== The task ==
Would you repeat exactly the part of the listing below that runs from the line containing "What is T(W(2))/M, if" down to the line containing "Answer: -1/833 ≈ -0.0012005", inclusive, and nothing else?
·····
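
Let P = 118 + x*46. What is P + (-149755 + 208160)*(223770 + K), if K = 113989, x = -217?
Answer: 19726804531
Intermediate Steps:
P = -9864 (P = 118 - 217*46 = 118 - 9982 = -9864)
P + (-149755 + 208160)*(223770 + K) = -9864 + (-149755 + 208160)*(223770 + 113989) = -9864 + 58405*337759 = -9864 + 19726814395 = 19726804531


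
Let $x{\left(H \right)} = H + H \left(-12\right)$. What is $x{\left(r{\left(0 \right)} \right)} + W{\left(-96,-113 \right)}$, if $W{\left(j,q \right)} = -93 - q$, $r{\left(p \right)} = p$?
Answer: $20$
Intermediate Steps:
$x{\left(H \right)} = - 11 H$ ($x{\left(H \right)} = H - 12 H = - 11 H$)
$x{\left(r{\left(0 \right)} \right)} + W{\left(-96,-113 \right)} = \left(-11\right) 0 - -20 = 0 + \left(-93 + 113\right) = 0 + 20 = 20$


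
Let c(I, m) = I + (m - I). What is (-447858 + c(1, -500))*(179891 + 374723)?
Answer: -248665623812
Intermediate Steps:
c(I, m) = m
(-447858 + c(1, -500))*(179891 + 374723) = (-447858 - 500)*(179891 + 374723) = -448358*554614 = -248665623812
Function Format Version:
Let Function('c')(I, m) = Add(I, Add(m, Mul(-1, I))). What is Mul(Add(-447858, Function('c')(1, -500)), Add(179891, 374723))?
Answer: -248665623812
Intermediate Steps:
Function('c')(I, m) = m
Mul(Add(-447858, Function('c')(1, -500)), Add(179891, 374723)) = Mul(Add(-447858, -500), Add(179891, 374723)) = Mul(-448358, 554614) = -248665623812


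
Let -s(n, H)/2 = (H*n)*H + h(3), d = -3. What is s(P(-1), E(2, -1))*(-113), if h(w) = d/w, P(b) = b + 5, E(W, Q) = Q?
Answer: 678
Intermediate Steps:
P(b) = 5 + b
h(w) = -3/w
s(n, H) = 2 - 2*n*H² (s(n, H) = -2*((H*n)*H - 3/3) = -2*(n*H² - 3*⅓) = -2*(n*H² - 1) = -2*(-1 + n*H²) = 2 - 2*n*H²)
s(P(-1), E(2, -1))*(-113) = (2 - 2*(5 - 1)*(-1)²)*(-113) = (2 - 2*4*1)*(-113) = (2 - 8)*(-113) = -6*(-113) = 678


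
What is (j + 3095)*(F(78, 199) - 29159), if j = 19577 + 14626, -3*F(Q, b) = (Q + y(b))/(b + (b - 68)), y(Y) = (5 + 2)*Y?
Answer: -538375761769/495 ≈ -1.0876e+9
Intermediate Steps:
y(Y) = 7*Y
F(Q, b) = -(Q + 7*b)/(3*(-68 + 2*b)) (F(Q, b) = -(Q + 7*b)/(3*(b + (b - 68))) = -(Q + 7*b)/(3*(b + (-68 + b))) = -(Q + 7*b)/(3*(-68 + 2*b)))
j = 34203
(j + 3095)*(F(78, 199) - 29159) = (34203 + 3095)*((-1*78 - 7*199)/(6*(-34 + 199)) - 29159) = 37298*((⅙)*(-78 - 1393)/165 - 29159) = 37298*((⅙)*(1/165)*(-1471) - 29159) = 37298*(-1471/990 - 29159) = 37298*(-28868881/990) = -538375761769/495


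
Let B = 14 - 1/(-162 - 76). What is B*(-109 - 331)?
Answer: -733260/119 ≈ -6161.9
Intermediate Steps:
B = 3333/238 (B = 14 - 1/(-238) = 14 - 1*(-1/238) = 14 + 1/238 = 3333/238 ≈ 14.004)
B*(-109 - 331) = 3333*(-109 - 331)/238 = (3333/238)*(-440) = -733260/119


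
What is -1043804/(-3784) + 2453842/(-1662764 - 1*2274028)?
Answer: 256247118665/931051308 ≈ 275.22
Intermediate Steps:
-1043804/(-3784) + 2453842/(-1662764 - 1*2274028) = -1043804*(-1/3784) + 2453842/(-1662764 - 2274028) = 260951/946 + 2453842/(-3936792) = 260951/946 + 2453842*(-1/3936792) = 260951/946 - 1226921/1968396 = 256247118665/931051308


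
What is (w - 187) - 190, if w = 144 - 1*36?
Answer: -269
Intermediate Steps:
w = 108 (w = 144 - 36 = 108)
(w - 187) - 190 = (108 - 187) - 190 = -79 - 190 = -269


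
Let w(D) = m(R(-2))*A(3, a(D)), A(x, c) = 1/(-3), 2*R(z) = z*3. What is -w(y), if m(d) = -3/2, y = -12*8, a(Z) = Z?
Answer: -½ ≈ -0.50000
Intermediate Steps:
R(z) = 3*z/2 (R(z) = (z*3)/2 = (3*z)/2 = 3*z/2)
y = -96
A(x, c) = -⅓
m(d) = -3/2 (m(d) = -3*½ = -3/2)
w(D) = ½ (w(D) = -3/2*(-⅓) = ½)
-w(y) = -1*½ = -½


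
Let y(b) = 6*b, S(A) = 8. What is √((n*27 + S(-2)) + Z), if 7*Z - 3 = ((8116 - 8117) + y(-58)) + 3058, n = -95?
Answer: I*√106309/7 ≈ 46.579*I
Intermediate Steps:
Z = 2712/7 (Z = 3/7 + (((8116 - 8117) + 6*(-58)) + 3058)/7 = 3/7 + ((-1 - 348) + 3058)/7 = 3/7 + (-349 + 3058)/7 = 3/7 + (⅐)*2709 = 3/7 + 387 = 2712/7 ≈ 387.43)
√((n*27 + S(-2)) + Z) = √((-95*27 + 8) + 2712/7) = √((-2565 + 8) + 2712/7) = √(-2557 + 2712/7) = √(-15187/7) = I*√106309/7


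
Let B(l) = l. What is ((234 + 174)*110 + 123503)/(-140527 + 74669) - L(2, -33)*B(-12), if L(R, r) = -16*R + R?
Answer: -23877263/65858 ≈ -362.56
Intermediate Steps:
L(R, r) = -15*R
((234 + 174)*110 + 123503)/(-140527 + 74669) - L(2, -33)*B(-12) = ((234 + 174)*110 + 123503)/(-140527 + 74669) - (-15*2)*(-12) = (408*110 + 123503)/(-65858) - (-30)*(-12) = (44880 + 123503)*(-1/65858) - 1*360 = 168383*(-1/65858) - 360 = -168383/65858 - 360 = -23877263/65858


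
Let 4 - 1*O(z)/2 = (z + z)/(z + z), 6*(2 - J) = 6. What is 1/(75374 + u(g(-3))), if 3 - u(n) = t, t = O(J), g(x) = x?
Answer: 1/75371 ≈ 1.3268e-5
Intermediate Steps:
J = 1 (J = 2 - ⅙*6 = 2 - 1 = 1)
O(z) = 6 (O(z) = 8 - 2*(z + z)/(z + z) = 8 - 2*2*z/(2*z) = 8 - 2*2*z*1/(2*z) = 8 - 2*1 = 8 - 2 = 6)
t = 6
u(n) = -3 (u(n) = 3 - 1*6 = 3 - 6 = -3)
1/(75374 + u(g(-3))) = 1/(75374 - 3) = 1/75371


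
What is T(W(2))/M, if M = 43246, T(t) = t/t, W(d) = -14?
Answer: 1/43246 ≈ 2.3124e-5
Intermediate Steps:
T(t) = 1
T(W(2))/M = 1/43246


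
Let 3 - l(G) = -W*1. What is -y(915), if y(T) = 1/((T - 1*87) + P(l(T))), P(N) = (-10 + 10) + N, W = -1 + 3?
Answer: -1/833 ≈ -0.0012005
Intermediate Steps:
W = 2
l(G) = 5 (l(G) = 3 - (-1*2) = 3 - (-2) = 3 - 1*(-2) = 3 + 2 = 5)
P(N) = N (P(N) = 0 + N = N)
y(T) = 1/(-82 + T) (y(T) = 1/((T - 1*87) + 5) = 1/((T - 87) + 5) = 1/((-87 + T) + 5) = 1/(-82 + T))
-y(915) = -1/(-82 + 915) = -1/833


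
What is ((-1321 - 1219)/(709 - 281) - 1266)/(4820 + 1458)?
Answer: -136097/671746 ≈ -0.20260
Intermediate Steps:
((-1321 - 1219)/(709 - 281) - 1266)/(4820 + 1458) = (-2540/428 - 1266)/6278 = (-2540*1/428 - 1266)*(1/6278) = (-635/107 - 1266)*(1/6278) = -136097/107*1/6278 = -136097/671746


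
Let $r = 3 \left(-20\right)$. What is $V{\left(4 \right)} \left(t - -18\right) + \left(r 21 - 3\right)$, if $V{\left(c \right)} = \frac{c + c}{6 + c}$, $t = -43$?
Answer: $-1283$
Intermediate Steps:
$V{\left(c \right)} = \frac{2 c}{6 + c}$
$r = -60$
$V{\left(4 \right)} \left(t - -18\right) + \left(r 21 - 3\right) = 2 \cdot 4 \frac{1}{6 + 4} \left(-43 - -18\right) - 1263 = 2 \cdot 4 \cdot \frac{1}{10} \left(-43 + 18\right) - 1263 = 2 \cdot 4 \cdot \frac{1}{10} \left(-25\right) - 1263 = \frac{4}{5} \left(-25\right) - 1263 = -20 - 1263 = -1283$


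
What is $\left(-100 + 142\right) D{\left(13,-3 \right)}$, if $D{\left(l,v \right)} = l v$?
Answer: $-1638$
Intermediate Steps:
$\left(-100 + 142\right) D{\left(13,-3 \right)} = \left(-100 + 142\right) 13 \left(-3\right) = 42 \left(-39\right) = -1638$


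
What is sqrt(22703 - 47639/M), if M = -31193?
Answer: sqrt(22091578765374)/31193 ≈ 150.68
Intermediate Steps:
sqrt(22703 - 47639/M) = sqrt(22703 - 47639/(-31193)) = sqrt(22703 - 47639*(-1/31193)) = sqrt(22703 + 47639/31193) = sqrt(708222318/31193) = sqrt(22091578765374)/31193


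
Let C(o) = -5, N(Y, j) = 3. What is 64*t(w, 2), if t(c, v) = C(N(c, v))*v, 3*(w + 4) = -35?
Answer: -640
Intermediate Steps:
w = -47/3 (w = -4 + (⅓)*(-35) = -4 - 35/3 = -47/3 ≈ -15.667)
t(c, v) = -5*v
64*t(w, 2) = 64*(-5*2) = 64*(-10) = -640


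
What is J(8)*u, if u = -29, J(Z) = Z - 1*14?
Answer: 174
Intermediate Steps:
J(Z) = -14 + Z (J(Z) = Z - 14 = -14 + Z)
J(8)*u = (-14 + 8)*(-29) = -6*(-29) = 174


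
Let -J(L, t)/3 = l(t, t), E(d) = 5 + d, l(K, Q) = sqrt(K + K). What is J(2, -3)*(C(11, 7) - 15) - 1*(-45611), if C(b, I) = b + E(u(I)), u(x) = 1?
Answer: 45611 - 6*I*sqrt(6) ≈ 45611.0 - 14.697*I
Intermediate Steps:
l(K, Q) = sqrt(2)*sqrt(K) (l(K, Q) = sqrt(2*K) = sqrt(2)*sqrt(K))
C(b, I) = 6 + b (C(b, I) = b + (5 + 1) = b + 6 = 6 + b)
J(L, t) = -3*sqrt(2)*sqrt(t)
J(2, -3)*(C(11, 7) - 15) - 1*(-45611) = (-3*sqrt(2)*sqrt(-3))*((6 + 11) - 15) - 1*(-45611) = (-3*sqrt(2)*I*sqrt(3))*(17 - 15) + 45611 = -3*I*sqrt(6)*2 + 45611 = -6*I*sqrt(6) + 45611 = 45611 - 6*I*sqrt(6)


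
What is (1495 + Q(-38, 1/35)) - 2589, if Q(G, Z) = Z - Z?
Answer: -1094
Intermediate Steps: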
·····
== The answer ==
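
What is T(W(2))/M, if M = 43246, T(t) = t/t, W(d) = -14?
Answer: 1/43246 ≈ 2.3124e-5
Intermediate Steps:
T(t) = 1
T(W(2))/M = 1/43246


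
Let 3 - l(G) = -W*1. What is -y(915), if y(T) = 1/((T - 1*87) + P(l(T))), P(N) = (-10 + 10) + N, W = -1 + 3?
Answer: -1/833 ≈ -0.0012005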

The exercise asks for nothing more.